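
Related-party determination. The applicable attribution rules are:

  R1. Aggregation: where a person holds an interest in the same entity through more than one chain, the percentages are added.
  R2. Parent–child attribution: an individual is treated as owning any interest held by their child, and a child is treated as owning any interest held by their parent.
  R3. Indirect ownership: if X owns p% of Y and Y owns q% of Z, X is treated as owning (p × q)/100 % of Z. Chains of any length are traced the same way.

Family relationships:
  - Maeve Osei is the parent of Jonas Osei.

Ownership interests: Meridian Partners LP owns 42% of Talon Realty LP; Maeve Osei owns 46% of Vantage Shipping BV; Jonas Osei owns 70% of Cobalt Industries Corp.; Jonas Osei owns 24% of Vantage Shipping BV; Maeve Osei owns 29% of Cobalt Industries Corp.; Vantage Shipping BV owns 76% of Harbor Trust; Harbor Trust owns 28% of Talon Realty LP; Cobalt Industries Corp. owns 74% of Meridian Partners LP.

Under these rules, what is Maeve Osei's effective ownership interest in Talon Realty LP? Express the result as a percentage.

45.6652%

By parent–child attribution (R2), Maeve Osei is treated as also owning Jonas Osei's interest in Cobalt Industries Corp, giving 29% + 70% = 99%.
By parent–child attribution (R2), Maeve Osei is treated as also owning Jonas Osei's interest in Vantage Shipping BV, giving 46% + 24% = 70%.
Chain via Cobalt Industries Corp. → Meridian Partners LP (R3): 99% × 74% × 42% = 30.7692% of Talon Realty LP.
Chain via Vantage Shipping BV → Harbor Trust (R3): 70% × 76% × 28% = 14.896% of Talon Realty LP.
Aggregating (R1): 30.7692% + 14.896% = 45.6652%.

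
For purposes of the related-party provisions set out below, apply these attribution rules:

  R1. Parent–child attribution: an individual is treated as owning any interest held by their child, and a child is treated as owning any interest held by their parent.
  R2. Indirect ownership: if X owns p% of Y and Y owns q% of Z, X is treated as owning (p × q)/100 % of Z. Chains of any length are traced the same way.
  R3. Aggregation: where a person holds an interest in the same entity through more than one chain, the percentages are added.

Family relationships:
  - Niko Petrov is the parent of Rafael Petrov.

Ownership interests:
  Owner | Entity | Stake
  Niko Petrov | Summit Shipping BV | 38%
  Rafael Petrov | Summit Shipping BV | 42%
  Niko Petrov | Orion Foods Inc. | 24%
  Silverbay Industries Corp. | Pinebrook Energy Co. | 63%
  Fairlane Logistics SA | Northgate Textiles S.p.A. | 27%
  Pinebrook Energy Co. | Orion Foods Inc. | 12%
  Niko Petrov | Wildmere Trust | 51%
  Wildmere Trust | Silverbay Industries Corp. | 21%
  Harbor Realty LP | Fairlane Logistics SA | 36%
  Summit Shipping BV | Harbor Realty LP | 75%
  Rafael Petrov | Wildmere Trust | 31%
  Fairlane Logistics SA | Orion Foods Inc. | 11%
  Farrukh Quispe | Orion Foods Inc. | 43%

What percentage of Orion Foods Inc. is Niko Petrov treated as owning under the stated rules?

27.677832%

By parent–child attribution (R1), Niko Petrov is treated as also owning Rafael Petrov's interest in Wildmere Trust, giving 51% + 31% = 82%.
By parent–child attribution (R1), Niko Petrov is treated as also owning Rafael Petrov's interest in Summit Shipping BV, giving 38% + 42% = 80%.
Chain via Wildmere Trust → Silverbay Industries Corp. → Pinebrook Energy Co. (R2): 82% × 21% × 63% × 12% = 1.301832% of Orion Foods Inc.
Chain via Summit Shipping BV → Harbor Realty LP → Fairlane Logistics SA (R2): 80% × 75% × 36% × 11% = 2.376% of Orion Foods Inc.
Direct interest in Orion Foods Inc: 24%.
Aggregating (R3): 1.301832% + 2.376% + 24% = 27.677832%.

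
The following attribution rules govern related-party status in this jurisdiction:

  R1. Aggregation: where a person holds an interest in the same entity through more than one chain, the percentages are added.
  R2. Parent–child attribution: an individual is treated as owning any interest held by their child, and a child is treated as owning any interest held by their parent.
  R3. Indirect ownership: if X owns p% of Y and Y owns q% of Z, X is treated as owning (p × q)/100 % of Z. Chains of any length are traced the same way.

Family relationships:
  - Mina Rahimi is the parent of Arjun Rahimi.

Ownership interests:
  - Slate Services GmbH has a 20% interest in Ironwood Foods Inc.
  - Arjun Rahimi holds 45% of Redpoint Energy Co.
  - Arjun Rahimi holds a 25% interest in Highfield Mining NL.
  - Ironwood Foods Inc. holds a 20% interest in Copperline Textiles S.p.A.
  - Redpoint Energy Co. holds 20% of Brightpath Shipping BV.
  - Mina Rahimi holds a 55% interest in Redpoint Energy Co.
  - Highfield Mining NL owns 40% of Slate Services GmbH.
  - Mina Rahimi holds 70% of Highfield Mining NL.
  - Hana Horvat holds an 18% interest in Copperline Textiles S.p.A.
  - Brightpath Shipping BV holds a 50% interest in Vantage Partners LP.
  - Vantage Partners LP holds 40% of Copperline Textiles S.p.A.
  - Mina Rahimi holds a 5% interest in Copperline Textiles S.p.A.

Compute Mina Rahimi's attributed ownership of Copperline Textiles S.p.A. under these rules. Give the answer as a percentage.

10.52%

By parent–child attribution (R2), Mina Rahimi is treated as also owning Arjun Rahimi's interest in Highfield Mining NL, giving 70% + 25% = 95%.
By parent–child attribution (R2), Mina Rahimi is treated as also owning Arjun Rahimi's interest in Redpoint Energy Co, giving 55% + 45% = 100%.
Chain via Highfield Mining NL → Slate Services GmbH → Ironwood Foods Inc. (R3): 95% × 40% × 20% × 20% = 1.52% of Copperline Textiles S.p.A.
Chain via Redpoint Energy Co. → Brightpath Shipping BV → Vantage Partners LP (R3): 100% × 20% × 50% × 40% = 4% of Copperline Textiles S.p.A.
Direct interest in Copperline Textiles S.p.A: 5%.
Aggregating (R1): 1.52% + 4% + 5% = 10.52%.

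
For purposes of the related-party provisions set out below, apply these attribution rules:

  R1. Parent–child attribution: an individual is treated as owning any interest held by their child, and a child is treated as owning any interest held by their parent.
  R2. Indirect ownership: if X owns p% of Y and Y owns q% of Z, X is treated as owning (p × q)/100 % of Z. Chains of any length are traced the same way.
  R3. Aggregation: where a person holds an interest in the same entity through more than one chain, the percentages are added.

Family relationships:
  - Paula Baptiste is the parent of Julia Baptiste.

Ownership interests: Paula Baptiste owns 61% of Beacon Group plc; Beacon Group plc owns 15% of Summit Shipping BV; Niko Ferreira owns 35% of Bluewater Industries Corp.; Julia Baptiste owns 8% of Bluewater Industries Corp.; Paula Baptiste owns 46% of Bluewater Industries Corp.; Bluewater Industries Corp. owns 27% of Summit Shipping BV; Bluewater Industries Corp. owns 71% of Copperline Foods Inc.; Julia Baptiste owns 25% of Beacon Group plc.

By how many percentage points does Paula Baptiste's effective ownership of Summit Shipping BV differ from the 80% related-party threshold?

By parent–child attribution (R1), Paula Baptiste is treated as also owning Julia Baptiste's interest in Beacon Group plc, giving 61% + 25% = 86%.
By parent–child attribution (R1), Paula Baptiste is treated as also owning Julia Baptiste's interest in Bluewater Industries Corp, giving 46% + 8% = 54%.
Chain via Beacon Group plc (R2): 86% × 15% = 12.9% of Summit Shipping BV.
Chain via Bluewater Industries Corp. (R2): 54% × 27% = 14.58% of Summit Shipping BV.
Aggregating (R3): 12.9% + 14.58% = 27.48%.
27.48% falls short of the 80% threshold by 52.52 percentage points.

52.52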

____

What the task requires:
An exact copy of the lines above between the line holding "- Niko Petrov" and the line holding "Silverbay Industries Corp. | Pinebrook", inclusive, is the whole answer.

Answer section:
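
  - Niko Petrov is the parent of Rafael Petrov.

Ownership interests:
  Owner | Entity | Stake
  Niko Petrov | Summit Shipping BV | 38%
  Rafael Petrov | Summit Shipping BV | 42%
  Niko Petrov | Orion Foods Inc. | 24%
  Silverbay Industries Corp. | Pinebrook Energy Co. | 63%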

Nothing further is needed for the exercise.